Activity – Go over the records and copy every line with the string "least".

Collected data entries:
====

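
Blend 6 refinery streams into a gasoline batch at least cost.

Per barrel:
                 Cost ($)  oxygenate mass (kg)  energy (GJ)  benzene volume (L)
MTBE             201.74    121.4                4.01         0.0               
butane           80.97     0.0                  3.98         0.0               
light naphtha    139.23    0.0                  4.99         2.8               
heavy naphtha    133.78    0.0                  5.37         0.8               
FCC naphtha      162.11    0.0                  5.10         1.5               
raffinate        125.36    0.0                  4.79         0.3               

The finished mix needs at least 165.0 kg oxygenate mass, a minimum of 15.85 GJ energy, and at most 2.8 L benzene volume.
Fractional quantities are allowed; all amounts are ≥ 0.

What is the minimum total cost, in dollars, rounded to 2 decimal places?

$485.77

Let x1 = barrels of MTBE, x2 = barrels of butane, x3 = barrels of light naphtha, x4 = barrels of heavy naphtha, x5 = barrels of FCC naphtha, x6 = barrels of raffinate.
Minimise 201.74x1 + 80.97x2 + 139.23x3 + 133.78x4 + 162.11x5 + 125.36x6 subject to:
  121.4x1 ≥ 165   (oxygenate mass)
  4.01x1 + 3.98x2 + 4.99x3 + 5.37x4 + 5.1x5 + 4.79x6 ≥ 15.85   (energy)
  2.8x3 + 0.8x4 + 1.5x5 + 0.3x6 ≤ 2.8   (benzene volume)
  x1, x2, x3, x4, x5, x6 ≥ 0.
The minimum-cost mix takes nothing from light naphtha, heavy naphtha, FCC naphtha, raffinate — only MTBE, butane. There the oxygenate mass and energy constraints are tight.
Solving gives x1 = 1.35914, x2 = 2.61302.
Hence cost = 201.74·1.35914 + 80.97·2.61302 = $485.7691.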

====

Solution to this task –
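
Blend 6 refinery streams into a gasoline batch at least cost.
The finished mix needs at least 165.0 kg oxygenate mass, a minimum of 15.85 GJ energy, and at most 2.8 L benzene volume.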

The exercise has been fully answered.